#### WHAT YOU SHOULD DO:
Each record should be output exactly, with every character kept.

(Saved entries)
=== Section Start ===

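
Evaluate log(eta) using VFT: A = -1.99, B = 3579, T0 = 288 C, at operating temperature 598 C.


VFT equation: log(eta) = A + B / (T - T0)
  T - T0 = 598 - 288 = 310
  B / (T - T0) = 3579 / 310 = 11.545
  log(eta) = -1.99 + 11.545 = 9.555

9.555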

=== Section End ===

#### EXERCISE RESPONSE:
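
Evaluate log(eta) using VFT: A = -1.99, B = 3579, T0 = 288 C, at operating temperature 598 C.


VFT equation: log(eta) = A + B / (T - T0)
  T - T0 = 598 - 288 = 310
  B / (T - T0) = 3579 / 310 = 11.545
  log(eta) = -1.99 + 11.545 = 9.555

9.555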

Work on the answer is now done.